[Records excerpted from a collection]
┌──

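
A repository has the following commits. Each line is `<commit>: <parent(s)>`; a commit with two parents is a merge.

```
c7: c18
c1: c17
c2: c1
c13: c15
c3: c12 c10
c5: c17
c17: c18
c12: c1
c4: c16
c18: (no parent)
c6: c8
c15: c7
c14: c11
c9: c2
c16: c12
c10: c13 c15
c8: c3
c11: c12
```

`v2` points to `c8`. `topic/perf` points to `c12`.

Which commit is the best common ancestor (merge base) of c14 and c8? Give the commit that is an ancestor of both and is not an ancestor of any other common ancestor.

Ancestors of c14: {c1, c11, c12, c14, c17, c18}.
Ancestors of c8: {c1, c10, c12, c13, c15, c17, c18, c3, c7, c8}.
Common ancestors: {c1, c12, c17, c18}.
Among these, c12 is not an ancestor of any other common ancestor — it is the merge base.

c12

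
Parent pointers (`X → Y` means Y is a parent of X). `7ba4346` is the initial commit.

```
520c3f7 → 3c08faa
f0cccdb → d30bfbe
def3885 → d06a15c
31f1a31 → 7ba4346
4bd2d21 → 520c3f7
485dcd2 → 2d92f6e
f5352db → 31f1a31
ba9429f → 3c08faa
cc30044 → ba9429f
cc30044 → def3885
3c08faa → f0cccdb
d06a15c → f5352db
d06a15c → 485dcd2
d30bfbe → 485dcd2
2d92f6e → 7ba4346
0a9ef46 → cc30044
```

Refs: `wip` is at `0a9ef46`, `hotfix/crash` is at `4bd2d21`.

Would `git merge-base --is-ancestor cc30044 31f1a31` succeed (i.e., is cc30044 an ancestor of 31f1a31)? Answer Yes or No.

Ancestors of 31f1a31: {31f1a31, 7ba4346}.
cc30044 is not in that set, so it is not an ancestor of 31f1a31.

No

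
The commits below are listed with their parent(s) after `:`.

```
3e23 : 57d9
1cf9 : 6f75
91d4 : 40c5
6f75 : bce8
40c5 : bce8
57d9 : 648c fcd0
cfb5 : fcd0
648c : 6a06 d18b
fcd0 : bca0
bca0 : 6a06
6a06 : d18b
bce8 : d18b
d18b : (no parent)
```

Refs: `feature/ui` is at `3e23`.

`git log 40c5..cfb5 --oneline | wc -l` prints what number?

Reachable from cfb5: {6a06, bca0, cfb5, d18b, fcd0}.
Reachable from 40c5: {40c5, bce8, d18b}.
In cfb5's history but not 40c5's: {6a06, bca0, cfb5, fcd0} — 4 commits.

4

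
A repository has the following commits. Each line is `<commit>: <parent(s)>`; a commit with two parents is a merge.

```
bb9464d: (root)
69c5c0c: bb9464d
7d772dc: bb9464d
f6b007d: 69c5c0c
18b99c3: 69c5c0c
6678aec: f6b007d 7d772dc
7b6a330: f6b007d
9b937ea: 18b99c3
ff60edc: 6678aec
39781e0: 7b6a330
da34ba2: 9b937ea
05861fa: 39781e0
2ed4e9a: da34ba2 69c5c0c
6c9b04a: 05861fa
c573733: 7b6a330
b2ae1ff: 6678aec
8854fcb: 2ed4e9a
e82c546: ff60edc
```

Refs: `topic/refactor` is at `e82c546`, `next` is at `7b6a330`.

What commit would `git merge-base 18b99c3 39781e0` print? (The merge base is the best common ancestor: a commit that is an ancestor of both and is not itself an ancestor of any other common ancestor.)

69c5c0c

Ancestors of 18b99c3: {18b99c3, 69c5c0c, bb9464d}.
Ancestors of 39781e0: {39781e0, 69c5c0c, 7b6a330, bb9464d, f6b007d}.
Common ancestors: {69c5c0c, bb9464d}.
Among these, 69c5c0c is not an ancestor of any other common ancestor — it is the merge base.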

└──

WHAT TO WORK ON:
Every record shown above should be set down again exactly.

WRITTEN SOLUTION:
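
A repository has the following commits. Each line is `<commit>: <parent(s)>`; a commit with two parents is a merge.

```
c7: c18
c1: c17
c2: c1
c13: c15
c3: c12 c10
c5: c17
c17: c18
c12: c1
c4: c16
c18: (no parent)
c6: c8
c15: c7
c14: c11
c9: c2
c16: c12
c10: c13 c15
c8: c3
c11: c12
```

`v2` points to `c8`. `topic/perf` points to `c12`.

Which commit is the best common ancestor (merge base) of c14 and c8? Give the commit that is an ancestor of both and is not an ancestor of any other common ancestor.

Ancestors of c14: {c1, c11, c12, c14, c17, c18}.
Ancestors of c8: {c1, c10, c12, c13, c15, c17, c18, c3, c7, c8}.
Common ancestors: {c1, c12, c17, c18}.
Among these, c12 is not an ancestor of any other common ancestor — it is the merge base.

c12

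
Parent pointers (`X → Y` means Y is a parent of X). `7ba4346` is the initial commit.

```
520c3f7 → 3c08faa
f0cccdb → d30bfbe
def3885 → d06a15c
31f1a31 → 7ba4346
4bd2d21 → 520c3f7
485dcd2 → 2d92f6e
f5352db → 31f1a31
ba9429f → 3c08faa
cc30044 → ba9429f
cc30044 → def3885
3c08faa → f0cccdb
d06a15c → f5352db
d06a15c → 485dcd2
d30bfbe → 485dcd2
2d92f6e → 7ba4346
0a9ef46 → cc30044
```

Refs: `wip` is at `0a9ef46`, `hotfix/crash` is at `4bd2d21`.

Would `git merge-base --is-ancestor cc30044 31f1a31` succeed (i.e., is cc30044 an ancestor of 31f1a31)? Answer Yes or No.

Ancestors of 31f1a31: {31f1a31, 7ba4346}.
cc30044 is not in that set, so it is not an ancestor of 31f1a31.

No

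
The commits below are listed with their parent(s) after `:`.

```
3e23 : 57d9
1cf9 : 6f75
91d4 : 40c5
6f75 : bce8
40c5 : bce8
57d9 : 648c fcd0
cfb5 : fcd0
648c : 6a06 d18b
fcd0 : bca0
bca0 : 6a06
6a06 : d18b
bce8 : d18b
d18b : (no parent)
```

Refs: `feature/ui` is at `3e23`.

`git log 40c5..cfb5 --oneline | wc -l` prints what number?

Reachable from cfb5: {6a06, bca0, cfb5, d18b, fcd0}.
Reachable from 40c5: {40c5, bce8, d18b}.
In cfb5's history but not 40c5's: {6a06, bca0, cfb5, fcd0} — 4 commits.

4

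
A repository has the following commits. Each line is `<commit>: <parent(s)>`; a commit with two parents is a merge.

```
bb9464d: (root)
69c5c0c: bb9464d
7d772dc: bb9464d
f6b007d: 69c5c0c
18b99c3: 69c5c0c
6678aec: f6b007d 7d772dc
7b6a330: f6b007d
9b937ea: 18b99c3
ff60edc: 6678aec
39781e0: 7b6a330
da34ba2: 9b937ea
05861fa: 39781e0
2ed4e9a: da34ba2 69c5c0c
6c9b04a: 05861fa
c573733: 7b6a330
b2ae1ff: 6678aec
8854fcb: 2ed4e9a
e82c546: ff60edc
```

Refs: `topic/refactor` is at `e82c546`, `next` is at `7b6a330`.

What commit would `git merge-base 18b99c3 39781e0` print? (The merge base is the best common ancestor: a commit that is an ancestor of both and is not itself an ancestor of any other common ancestor.)

69c5c0c

Ancestors of 18b99c3: {18b99c3, 69c5c0c, bb9464d}.
Ancestors of 39781e0: {39781e0, 69c5c0c, 7b6a330, bb9464d, f6b007d}.
Common ancestors: {69c5c0c, bb9464d}.
Among these, 69c5c0c is not an ancestor of any other common ancestor — it is the merge base.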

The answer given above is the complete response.